Collected data:
# # # # #
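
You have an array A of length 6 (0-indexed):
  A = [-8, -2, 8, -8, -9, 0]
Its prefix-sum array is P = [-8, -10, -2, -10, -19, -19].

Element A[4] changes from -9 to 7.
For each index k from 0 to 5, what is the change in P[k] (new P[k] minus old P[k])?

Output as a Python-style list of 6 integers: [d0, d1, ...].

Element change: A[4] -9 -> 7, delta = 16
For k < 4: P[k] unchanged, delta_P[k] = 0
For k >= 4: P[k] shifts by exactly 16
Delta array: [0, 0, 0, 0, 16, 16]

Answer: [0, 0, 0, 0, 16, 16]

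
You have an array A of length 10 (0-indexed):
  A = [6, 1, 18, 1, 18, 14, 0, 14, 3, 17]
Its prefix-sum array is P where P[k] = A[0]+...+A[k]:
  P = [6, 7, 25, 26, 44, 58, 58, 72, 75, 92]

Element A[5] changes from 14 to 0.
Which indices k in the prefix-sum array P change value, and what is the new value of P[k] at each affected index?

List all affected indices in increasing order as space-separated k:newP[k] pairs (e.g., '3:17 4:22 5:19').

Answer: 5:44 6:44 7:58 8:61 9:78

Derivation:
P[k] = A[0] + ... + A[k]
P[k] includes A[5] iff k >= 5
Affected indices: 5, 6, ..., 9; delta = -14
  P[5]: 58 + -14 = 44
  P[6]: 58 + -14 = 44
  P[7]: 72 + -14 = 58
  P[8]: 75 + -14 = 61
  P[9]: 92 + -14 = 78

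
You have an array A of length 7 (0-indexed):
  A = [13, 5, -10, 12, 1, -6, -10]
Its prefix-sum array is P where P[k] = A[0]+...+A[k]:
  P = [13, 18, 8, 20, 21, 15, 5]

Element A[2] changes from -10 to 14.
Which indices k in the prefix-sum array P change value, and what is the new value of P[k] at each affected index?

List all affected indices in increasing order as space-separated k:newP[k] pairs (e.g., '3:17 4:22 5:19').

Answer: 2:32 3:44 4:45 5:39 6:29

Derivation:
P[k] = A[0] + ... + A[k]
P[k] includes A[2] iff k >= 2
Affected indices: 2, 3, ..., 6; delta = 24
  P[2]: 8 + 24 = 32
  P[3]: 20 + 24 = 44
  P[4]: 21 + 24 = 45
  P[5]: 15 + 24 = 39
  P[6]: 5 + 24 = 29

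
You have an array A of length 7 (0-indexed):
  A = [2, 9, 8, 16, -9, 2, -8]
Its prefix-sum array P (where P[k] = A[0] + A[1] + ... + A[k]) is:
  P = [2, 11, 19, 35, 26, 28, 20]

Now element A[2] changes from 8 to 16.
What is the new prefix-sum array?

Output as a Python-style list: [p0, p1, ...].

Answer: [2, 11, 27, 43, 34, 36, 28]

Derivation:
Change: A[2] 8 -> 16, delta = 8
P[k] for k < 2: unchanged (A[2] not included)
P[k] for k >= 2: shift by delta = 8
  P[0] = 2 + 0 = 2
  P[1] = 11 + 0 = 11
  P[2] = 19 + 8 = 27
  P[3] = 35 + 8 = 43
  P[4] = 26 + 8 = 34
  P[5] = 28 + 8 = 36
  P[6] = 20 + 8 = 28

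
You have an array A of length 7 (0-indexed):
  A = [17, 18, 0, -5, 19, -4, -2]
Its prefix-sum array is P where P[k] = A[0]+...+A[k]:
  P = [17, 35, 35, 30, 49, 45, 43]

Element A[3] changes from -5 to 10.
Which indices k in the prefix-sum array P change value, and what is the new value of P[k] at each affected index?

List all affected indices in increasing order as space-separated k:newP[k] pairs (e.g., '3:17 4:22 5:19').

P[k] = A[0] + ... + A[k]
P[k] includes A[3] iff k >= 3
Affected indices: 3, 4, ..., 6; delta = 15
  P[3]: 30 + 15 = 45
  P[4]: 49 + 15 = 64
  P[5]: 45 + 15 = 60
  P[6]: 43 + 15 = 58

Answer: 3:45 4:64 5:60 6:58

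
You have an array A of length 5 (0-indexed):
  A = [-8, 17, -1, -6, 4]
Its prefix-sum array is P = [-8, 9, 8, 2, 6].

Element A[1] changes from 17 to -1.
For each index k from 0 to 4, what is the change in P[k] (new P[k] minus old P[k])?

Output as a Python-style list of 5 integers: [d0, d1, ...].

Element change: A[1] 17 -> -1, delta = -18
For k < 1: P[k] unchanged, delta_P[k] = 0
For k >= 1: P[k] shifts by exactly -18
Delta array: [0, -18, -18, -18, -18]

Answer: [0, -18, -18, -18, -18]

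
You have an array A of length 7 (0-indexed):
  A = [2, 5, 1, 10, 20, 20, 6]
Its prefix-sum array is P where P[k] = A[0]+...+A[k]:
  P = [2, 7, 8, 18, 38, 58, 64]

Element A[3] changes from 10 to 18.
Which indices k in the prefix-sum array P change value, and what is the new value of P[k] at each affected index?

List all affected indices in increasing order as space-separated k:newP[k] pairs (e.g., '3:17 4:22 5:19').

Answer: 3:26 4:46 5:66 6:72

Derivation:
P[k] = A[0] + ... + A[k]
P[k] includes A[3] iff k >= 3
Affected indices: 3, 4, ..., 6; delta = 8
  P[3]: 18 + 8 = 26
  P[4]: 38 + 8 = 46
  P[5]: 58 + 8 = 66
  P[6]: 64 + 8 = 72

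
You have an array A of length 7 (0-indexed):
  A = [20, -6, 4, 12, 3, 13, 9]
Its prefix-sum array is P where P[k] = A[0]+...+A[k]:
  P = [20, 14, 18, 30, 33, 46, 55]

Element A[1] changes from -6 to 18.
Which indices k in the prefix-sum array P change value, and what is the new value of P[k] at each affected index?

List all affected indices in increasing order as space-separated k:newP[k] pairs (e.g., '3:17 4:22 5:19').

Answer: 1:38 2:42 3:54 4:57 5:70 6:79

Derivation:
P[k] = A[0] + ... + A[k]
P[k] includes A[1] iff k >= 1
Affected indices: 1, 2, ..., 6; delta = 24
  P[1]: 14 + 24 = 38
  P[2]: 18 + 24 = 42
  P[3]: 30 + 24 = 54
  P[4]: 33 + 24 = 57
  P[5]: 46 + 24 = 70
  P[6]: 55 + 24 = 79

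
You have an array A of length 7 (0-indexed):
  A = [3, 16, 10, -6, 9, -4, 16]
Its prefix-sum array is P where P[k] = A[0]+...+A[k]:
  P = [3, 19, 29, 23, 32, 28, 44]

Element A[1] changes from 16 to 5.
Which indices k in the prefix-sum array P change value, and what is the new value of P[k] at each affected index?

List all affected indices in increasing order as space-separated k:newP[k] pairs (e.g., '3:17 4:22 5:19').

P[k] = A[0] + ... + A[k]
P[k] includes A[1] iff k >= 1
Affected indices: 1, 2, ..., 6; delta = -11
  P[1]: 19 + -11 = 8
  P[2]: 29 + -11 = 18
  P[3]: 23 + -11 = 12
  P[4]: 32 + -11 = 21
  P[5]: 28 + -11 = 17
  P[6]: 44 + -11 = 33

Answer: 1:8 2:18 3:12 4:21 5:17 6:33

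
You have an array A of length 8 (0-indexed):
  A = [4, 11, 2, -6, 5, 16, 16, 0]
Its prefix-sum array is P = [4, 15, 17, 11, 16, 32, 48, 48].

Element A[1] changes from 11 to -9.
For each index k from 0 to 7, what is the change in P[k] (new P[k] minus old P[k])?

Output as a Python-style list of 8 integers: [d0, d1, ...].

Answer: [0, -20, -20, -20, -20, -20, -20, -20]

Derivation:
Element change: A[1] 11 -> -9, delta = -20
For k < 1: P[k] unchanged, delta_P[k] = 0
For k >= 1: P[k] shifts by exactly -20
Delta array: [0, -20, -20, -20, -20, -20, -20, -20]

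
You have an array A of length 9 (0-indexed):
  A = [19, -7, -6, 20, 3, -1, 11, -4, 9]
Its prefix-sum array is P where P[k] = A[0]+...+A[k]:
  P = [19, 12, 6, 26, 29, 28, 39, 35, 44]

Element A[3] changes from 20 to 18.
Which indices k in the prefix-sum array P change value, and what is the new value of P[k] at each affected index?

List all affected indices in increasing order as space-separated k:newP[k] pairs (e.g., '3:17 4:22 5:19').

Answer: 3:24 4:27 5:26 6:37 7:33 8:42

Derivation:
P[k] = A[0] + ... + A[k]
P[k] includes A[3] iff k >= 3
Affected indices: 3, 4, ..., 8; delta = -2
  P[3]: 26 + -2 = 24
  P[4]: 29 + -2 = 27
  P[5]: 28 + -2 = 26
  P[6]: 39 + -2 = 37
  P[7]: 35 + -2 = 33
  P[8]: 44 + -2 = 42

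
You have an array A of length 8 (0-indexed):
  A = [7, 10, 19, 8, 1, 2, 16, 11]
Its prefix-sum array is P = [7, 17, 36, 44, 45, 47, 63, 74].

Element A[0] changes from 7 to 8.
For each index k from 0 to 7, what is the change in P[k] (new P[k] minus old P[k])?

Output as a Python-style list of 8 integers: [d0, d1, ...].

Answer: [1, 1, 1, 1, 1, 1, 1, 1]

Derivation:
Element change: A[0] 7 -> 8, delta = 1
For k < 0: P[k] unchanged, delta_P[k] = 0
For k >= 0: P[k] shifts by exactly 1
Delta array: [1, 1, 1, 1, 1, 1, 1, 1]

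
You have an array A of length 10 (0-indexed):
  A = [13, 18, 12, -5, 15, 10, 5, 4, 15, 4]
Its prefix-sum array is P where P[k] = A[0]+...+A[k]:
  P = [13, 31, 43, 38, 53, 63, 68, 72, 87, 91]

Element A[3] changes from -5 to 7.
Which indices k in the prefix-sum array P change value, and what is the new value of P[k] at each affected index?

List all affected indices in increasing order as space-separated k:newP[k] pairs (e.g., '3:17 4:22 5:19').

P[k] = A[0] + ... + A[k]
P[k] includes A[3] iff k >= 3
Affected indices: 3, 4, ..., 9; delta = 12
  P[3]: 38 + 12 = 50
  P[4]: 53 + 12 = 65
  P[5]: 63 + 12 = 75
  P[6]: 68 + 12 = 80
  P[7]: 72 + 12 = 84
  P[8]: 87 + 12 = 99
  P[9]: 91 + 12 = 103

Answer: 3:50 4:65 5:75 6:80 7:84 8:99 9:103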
# # # # #
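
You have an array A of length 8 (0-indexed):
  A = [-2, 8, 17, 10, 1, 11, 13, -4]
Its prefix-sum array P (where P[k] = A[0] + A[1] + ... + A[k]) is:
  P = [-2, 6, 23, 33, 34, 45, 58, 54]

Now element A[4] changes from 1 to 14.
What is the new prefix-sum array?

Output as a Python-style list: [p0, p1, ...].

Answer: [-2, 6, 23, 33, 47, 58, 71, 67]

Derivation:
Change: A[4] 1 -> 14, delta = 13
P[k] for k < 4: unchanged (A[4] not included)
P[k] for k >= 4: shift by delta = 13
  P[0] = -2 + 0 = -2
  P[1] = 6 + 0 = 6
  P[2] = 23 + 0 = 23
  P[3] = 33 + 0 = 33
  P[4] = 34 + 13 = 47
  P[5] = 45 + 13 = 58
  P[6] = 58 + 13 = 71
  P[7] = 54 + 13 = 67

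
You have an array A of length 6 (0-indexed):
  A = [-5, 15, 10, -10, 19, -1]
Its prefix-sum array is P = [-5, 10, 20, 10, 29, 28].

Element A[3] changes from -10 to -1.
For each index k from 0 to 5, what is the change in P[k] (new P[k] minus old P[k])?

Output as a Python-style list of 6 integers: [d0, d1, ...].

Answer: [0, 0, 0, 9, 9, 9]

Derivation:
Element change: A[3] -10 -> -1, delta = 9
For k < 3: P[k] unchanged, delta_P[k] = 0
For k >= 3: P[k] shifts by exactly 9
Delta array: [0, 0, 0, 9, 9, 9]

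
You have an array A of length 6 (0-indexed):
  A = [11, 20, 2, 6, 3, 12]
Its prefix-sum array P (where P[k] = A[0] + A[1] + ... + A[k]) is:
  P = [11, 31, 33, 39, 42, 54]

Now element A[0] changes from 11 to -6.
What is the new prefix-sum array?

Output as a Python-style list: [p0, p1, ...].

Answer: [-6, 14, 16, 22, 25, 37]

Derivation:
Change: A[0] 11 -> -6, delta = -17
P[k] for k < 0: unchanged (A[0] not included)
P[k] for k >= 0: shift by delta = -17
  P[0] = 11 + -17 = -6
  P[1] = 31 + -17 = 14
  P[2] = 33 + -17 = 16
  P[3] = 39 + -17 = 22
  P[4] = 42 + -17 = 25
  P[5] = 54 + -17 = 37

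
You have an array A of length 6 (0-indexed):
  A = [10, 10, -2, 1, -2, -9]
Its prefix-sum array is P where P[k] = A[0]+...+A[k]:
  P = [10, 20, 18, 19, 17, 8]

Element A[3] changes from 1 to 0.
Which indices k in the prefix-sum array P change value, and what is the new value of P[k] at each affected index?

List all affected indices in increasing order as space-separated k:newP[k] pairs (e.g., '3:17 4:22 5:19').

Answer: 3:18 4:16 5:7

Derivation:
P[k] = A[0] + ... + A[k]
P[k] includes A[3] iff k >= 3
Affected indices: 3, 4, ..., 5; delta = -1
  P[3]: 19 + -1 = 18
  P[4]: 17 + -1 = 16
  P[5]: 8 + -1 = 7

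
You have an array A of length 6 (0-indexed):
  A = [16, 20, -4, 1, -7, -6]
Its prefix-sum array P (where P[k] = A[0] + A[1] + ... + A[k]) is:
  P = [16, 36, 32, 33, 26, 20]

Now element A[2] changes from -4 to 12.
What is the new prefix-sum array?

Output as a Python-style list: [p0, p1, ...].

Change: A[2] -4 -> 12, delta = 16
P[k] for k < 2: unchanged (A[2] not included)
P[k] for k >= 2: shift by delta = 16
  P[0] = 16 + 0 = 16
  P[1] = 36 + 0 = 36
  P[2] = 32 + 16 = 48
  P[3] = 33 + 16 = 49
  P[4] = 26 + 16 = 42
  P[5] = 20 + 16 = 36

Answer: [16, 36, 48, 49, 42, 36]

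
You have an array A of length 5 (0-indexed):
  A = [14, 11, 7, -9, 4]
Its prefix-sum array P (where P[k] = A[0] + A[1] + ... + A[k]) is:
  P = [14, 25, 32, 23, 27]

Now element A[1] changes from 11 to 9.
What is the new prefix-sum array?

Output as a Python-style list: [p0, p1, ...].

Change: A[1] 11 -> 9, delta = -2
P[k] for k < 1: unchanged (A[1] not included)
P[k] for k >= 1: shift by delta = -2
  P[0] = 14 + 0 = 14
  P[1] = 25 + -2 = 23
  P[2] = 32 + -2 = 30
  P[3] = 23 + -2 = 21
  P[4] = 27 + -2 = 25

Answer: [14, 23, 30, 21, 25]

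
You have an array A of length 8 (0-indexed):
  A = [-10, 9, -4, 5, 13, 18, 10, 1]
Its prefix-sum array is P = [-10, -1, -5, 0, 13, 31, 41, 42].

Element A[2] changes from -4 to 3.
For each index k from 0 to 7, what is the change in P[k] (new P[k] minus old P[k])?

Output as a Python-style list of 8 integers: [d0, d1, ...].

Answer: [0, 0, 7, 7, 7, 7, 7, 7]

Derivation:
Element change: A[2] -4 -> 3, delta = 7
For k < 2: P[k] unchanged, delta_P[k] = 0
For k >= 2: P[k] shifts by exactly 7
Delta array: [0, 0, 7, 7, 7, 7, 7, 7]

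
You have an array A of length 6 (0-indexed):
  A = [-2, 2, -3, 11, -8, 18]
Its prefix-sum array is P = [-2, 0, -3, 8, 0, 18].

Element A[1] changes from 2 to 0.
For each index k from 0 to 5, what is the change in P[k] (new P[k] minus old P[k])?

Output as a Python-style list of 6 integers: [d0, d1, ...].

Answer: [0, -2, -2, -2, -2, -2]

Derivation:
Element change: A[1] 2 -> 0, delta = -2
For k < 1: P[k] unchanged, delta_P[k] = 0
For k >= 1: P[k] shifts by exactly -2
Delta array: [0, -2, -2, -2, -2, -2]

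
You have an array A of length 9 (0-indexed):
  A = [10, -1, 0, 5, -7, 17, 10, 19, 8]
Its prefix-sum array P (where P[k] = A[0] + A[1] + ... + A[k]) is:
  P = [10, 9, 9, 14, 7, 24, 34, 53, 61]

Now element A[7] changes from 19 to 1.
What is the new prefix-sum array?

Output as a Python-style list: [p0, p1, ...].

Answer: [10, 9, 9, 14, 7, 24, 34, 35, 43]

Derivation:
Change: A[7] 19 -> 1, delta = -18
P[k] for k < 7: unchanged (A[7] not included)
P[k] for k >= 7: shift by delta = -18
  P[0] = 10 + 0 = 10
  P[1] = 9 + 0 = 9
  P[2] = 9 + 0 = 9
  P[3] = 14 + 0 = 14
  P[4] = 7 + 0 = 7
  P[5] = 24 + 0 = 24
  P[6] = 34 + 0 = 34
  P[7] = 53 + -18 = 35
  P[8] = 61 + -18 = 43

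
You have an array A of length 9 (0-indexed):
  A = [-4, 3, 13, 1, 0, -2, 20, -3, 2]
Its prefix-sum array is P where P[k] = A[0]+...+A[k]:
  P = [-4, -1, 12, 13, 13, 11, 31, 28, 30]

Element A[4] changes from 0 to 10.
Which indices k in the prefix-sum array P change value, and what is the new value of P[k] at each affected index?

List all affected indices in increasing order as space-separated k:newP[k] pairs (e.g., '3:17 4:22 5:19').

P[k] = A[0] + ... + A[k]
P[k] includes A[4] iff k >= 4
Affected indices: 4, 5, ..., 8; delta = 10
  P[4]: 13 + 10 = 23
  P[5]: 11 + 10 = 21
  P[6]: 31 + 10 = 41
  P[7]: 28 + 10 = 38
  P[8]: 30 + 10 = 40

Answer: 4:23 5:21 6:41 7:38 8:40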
# # # # #
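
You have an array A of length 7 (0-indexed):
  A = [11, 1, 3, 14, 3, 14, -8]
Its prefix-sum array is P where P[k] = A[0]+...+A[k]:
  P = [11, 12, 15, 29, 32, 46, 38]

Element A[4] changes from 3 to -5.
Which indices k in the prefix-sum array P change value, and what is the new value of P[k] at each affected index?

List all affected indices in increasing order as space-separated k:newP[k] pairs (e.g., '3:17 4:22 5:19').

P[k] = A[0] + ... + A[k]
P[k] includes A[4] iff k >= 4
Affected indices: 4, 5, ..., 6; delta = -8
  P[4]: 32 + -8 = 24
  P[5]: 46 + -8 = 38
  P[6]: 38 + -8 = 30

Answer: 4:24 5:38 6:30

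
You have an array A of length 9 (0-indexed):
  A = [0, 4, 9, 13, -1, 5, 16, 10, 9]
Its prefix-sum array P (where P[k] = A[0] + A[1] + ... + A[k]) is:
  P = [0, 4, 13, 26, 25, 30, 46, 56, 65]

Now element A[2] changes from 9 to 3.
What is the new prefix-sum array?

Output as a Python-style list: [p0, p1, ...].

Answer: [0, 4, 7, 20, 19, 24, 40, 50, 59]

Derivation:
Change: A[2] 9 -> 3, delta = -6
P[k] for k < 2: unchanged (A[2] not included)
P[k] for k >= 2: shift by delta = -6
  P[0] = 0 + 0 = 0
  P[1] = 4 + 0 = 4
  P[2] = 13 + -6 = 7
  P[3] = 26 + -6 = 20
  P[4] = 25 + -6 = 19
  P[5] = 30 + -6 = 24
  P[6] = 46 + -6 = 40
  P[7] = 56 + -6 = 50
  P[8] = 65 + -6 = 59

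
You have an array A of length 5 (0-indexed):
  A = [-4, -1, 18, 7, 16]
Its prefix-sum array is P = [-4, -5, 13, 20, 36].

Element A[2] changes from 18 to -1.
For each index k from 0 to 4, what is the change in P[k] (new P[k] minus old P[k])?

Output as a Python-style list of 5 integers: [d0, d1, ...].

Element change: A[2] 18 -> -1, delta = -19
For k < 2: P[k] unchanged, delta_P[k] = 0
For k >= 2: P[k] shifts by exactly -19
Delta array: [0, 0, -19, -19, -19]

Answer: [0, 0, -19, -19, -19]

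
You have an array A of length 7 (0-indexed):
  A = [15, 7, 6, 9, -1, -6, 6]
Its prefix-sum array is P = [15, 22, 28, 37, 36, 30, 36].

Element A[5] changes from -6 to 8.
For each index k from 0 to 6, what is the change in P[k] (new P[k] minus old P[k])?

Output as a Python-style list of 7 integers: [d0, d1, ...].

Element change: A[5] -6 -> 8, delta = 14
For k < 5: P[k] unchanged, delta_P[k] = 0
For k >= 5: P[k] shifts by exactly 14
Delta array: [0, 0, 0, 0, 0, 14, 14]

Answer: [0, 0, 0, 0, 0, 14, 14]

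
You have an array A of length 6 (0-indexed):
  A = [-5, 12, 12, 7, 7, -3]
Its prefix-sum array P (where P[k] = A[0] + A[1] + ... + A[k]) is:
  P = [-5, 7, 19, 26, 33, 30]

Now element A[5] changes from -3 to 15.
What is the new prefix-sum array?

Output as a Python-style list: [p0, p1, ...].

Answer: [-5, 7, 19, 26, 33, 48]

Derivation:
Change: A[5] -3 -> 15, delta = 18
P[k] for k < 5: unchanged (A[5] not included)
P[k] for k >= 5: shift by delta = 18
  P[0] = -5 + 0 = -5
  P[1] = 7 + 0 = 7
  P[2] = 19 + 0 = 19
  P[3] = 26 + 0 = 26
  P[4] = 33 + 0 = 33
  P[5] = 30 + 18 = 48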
# # # # #
ACTIVITY:
Repeat exactly the lines above from the one with "A = [2, 9, 8, 16, -9, 2, -8]" up to and including the one with "Element A[3] changes from -5 to 10.". No other line belongs in the reply.

THE ANSWER:
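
  A = [2, 9, 8, 16, -9, 2, -8]
Its prefix-sum array P (where P[k] = A[0] + A[1] + ... + A[k]) is:
  P = [2, 11, 19, 35, 26, 28, 20]

Now element A[2] changes from 8 to 16.
What is the new prefix-sum array?

Output as a Python-style list: [p0, p1, ...].

Answer: [2, 11, 27, 43, 34, 36, 28]

Derivation:
Change: A[2] 8 -> 16, delta = 8
P[k] for k < 2: unchanged (A[2] not included)
P[k] for k >= 2: shift by delta = 8
  P[0] = 2 + 0 = 2
  P[1] = 11 + 0 = 11
  P[2] = 19 + 8 = 27
  P[3] = 35 + 8 = 43
  P[4] = 26 + 8 = 34
  P[5] = 28 + 8 = 36
  P[6] = 20 + 8 = 28

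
You have an array A of length 7 (0-indexed):
  A = [17, 18, 0, -5, 19, -4, -2]
Its prefix-sum array is P where P[k] = A[0]+...+A[k]:
  P = [17, 35, 35, 30, 49, 45, 43]

Element A[3] changes from -5 to 10.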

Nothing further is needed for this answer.